• **Task statement**
Repeat every record below exactly as written.

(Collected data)
..........

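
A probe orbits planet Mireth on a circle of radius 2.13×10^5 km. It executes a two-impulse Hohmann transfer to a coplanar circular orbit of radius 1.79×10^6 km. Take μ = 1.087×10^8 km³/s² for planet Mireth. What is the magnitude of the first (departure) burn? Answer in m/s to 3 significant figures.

Transfer-ellipse semi-major axis a_t = (r₁ + r₂)/2 = (2.130×10^5 + 1.790×10^6)/2 = 1.0015×10^6 km.
On the circular orbit at r = 2.130×10^5 km, v_c = √(μ/r) = 22.590 km/s.
Vis-viva on the transfer ellipse at r = 2.130×10^5 km gives v_t = √[μ(2/r − 1/a_t)] = 30.201 km/s.
Δv₁ = |v_t − v_c| = |30.201 − 22.590| = 7.611 km/s.

Δv₁ = 7610 m/s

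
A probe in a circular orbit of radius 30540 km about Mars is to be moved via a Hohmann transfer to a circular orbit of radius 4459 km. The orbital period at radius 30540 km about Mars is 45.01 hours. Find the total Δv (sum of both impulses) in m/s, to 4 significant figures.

Δv = 1581 m/s

From Kepler's third law T² = 4π²r³/μ at r = 30540 km, T = 45.01 hours = 45.01 × 3600 s = 1.62036×10^5 s: μ = 4π²r³/T² = 42829.6 km³/s².
The Hohmann ellipse has a_t = (r₁ + r₂)/2 = 17499.5 km.
At r₁ the circular-orbit speed is v₁ = √(μ/r₁) = 1.18423 km/s.
On the transfer ellipse at r₁, vis-viva gives v_a = √[μ(2/r₁ − 1/a_t)] = 0.597783 km/s.
First burn Δv₁ = |v_a − v₁| = 0.58645 km/s.
At r₂, v₂ = √(μ/r₂) = 3.099225 km/s.
Transfer-orbit speed at r₂: v_p = √[μ(2/r₂ − 1/a_t)] = 4.094255 km/s.
Second burn Δv₂ = |v₂ − v_p| = 0.99503 km/s.
Δv = Δv₁ + Δv₂ = 0.58645 + 0.99503 = 1.581 km/s.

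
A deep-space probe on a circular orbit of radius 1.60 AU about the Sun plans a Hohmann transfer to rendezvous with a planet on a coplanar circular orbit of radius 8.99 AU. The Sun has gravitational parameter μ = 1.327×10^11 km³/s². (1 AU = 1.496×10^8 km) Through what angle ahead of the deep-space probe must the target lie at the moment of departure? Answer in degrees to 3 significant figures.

In km: r₁ = 1.60 × 1.496×10^8 = 2.3936×10^8 km; r₂ = 8.99 × 1.496×10^8 = 1.344904×10^9 km.
The Hohmann ellipse has a_t = (r₁ + r₂)/2 = 7.92132×10^8 km.
Transfer time t = π√(a_t³/μ) = 1.923×10^8 s.
Target angular speed ω₂ = √(μ/r₂³) = 7.386×10^-9 rad/s.
Angle swept by the target during transfer: ω₂·t = 1.420 rad = 81.36°.
The deep-space probe traverses 180° on the transfer ellipse, so the target must lead by 180° − 81.36° = 98.6°.

φ = 98.6°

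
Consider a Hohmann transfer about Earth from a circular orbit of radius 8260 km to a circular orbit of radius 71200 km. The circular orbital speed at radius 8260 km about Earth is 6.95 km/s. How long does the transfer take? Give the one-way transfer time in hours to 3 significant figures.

t = 10.9 hours

From the circular-orbit relation v² = μ/r at r = 8260 km: μ = v²r = (6.95)² × 8260 = 3.98979×10^5 km³/s².
Semi-major axis of the transfer orbit: a_t = (8260 + 71200)/2 = 39730 km.
By Kepler's third law the transfer-orbit period is T = 2π√(a_t³/μ), so t = T/2 = 39390 s.
Converting: 39390 s ÷ 3600 s/hour = 10.9 hours.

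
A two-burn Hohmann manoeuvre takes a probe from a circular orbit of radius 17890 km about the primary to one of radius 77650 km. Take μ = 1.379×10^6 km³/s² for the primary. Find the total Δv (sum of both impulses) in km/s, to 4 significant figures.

Δv = 4.049 km/s

Semi-major axis of the transfer orbit: a_t = (17890 + 77650)/2 = 47770 km.
Circular speed at r₁: v₁ = √(μ/r₁) = √(1.379×10^6/17890) = 8.7796 km/s.
On the transfer ellipse at r₁, vis-viva gives v_p = √[μ(2/r₁ − 1/a_t)] = 11.194 km/s.
First burn Δv₁ = |v_p − v₁| = 2.414 km/s.
At r₂, v₂ = √(μ/r₂) = 4.214 km/s.
Transfer-orbit speed at r₂: v_a = √[μ(2/r₂ − 1/a_t)] = 2.579 km/s.
Second burn Δv₂ = |v₂ − v_a| = 1.635 km/s.
Total Δv = Δv₁ + Δv₂ = 4.049 km/s.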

..........

• **Answer area**
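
A probe orbits planet Mireth on a circle of radius 2.13×10^5 km. It executes a two-impulse Hohmann transfer to a coplanar circular orbit of radius 1.79×10^6 km. Take μ = 1.087×10^8 km³/s² for planet Mireth. What is the magnitude of the first (departure) burn? Answer in m/s to 3 significant figures.

Transfer-ellipse semi-major axis a_t = (r₁ + r₂)/2 = (2.130×10^5 + 1.790×10^6)/2 = 1.0015×10^6 km.
On the circular orbit at r = 2.130×10^5 km, v_c = √(μ/r) = 22.590 km/s.
Vis-viva on the transfer ellipse at r = 2.130×10^5 km gives v_t = √[μ(2/r − 1/a_t)] = 30.201 km/s.
Δv₁ = |v_t − v_c| = |30.201 − 22.590| = 7.611 km/s.

Δv₁ = 7610 m/s

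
A probe in a circular orbit of radius 30540 km about Mars is to be moved via a Hohmann transfer to a circular orbit of radius 4459 km. The orbital period at radius 30540 km about Mars is 45.01 hours. Find the total Δv (sum of both impulses) in m/s, to 4 significant figures.

Δv = 1581 m/s

From Kepler's third law T² = 4π²r³/μ at r = 30540 km, T = 45.01 hours = 45.01 × 3600 s = 1.62036×10^5 s: μ = 4π²r³/T² = 42829.6 km³/s².
The Hohmann ellipse has a_t = (r₁ + r₂)/2 = 17499.5 km.
At r₁ the circular-orbit speed is v₁ = √(μ/r₁) = 1.18423 km/s.
On the transfer ellipse at r₁, vis-viva gives v_a = √[μ(2/r₁ − 1/a_t)] = 0.597783 km/s.
First burn Δv₁ = |v_a − v₁| = 0.58645 km/s.
At r₂, v₂ = √(μ/r₂) = 3.099225 km/s.
Transfer-orbit speed at r₂: v_p = √[μ(2/r₂ − 1/a_t)] = 4.094255 km/s.
Second burn Δv₂ = |v₂ − v_p| = 0.99503 km/s.
Δv = Δv₁ + Δv₂ = 0.58645 + 0.99503 = 1.581 km/s.

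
A deep-space probe on a circular orbit of radius 1.60 AU about the Sun plans a Hohmann transfer to rendezvous with a planet on a coplanar circular orbit of radius 8.99 AU. The Sun has gravitational parameter μ = 1.327×10^11 km³/s². (1 AU = 1.496×10^8 km) Through what angle ahead of the deep-space probe must the target lie at the moment of departure? Answer in degrees to 3 significant figures.

In km: r₁ = 1.60 × 1.496×10^8 = 2.3936×10^8 km; r₂ = 8.99 × 1.496×10^8 = 1.344904×10^9 km.
The Hohmann ellipse has a_t = (r₁ + r₂)/2 = 7.92132×10^8 km.
Transfer time t = π√(a_t³/μ) = 1.923×10^8 s.
Target angular speed ω₂ = √(μ/r₂³) = 7.386×10^-9 rad/s.
Angle swept by the target during transfer: ω₂·t = 1.420 rad = 81.36°.
The deep-space probe traverses 180° on the transfer ellipse, so the target must lead by 180° − 81.36° = 98.6°.

φ = 98.6°

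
Consider a Hohmann transfer about Earth from a circular orbit of radius 8260 km to a circular orbit of radius 71200 km. The circular orbital speed at radius 8260 km about Earth is 6.95 km/s. How long does the transfer take? Give the one-way transfer time in hours to 3 significant figures.

t = 10.9 hours

From the circular-orbit relation v² = μ/r at r = 8260 km: μ = v²r = (6.95)² × 8260 = 3.98979×10^5 km³/s².
Semi-major axis of the transfer orbit: a_t = (8260 + 71200)/2 = 39730 km.
By Kepler's third law the transfer-orbit period is T = 2π√(a_t³/μ), so t = T/2 = 39390 s.
Converting: 39390 s ÷ 3600 s/hour = 10.9 hours.

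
A two-burn Hohmann manoeuvre takes a probe from a circular orbit of radius 17890 km about the primary to one of radius 77650 km. Take μ = 1.379×10^6 km³/s² for the primary. Find the total Δv (sum of both impulses) in km/s, to 4 significant figures.

Δv = 4.049 km/s

Semi-major axis of the transfer orbit: a_t = (17890 + 77650)/2 = 47770 km.
Circular speed at r₁: v₁ = √(μ/r₁) = √(1.379×10^6/17890) = 8.7796 km/s.
On the transfer ellipse at r₁, vis-viva gives v_p = √[μ(2/r₁ − 1/a_t)] = 11.194 km/s.
First burn Δv₁ = |v_p − v₁| = 2.414 km/s.
At r₂, v₂ = √(μ/r₂) = 4.214 km/s.
Transfer-orbit speed at r₂: v_a = √[μ(2/r₂ − 1/a_t)] = 2.579 km/s.
Second burn Δv₂ = |v₂ − v_a| = 1.635 km/s.
Total Δv = Δv₁ + Δv₂ = 4.049 km/s.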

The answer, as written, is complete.